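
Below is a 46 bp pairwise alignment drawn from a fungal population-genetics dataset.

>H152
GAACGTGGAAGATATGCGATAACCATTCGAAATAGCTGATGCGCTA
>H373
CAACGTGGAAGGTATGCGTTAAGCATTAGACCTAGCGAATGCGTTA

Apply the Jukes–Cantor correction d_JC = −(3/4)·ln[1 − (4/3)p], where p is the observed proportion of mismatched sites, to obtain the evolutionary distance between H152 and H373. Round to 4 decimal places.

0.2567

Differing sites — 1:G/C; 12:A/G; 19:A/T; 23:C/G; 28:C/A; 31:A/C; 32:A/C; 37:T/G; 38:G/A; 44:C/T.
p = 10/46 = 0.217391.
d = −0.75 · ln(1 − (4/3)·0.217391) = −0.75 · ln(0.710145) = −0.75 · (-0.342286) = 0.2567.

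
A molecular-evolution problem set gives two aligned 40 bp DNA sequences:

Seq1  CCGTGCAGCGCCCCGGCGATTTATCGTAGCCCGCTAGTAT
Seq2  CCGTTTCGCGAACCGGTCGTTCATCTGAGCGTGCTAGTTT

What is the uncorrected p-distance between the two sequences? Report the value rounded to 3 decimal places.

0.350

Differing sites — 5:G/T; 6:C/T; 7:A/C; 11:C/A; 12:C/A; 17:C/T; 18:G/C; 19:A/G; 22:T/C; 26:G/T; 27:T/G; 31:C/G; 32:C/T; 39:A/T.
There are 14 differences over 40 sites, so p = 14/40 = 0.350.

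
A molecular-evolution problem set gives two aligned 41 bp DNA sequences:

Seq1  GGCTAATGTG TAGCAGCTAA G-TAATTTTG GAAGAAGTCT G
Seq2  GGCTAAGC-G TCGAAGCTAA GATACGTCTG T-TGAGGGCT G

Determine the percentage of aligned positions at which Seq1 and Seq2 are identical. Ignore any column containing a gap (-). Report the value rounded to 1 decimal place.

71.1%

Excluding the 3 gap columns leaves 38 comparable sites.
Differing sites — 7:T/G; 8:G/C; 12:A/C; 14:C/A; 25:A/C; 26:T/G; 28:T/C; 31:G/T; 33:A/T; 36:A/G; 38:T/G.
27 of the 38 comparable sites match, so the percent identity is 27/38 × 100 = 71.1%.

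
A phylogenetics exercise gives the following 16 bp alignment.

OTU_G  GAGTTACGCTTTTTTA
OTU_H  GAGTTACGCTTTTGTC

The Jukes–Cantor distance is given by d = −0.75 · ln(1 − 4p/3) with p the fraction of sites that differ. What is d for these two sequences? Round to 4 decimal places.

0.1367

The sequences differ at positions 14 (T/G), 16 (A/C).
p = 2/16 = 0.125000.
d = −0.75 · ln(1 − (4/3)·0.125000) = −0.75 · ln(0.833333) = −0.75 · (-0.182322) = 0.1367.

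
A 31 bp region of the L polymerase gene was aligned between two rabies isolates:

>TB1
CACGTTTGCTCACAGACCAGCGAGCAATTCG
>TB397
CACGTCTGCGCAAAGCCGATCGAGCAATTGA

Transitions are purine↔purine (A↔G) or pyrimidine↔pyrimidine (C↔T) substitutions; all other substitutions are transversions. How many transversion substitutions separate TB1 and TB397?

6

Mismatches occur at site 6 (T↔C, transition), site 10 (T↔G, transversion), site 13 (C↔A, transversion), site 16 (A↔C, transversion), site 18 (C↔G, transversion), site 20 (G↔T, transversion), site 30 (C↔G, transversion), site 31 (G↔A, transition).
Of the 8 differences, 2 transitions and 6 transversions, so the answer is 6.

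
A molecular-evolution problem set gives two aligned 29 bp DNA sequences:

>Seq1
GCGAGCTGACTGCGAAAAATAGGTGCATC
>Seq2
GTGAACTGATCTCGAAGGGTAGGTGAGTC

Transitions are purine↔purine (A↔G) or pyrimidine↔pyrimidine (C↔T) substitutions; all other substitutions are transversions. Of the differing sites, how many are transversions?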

...

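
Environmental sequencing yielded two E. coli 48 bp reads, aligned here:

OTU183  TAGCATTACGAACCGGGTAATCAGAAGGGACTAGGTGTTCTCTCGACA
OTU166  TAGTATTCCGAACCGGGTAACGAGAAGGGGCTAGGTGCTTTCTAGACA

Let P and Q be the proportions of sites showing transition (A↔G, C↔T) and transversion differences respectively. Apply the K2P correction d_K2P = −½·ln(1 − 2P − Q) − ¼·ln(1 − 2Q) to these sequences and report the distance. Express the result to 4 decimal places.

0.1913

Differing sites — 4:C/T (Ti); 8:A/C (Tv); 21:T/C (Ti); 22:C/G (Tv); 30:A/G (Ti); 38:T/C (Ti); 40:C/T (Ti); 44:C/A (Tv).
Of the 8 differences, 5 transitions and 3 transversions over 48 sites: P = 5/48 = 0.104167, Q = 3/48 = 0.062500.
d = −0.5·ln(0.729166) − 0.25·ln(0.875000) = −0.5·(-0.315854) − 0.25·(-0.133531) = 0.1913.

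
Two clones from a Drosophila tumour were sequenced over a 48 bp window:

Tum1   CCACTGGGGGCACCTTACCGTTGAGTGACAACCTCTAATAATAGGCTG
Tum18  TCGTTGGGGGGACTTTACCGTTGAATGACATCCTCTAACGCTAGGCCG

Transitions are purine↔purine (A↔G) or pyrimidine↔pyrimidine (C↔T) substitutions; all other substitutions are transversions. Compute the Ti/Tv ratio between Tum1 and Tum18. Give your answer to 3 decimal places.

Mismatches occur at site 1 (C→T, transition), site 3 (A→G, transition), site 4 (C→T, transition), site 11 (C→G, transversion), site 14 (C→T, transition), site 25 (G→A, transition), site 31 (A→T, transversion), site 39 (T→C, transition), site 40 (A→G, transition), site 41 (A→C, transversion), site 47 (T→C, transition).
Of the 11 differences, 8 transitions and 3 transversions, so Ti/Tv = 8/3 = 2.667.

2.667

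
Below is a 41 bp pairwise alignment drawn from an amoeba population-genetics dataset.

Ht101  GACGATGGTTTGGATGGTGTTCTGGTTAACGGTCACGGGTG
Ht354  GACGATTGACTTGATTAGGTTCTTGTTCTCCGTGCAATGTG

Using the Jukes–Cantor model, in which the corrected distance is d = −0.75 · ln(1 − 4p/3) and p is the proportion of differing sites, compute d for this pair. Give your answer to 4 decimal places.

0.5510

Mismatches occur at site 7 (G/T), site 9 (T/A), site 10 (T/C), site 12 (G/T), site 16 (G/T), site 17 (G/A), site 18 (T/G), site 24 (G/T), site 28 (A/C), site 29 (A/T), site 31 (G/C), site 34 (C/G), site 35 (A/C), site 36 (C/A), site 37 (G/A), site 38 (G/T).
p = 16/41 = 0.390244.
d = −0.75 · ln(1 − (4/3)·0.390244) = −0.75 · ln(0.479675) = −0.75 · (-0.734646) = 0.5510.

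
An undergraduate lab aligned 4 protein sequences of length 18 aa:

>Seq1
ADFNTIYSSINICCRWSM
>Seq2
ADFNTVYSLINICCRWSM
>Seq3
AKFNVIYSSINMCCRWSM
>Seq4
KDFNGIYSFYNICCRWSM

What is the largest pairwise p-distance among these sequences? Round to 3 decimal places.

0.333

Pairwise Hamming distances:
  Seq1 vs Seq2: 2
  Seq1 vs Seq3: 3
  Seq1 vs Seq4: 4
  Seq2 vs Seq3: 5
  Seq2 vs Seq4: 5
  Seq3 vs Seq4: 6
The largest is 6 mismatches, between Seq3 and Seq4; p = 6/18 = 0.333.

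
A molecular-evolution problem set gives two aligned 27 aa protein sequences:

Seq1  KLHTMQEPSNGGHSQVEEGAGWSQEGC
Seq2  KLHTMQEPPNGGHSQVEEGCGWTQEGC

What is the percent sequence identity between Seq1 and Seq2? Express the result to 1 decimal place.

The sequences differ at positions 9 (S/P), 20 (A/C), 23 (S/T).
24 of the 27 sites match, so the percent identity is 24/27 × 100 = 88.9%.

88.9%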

◆ What you need to do
In the lines above, find the word "population" and copy every line it occurs in.

◆ Solved exercise
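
Below is a 46 bp pairwise alignment drawn from a fungal population-genetics dataset.
Below is a 41 bp pairwise alignment drawn from an amoeba population-genetics dataset.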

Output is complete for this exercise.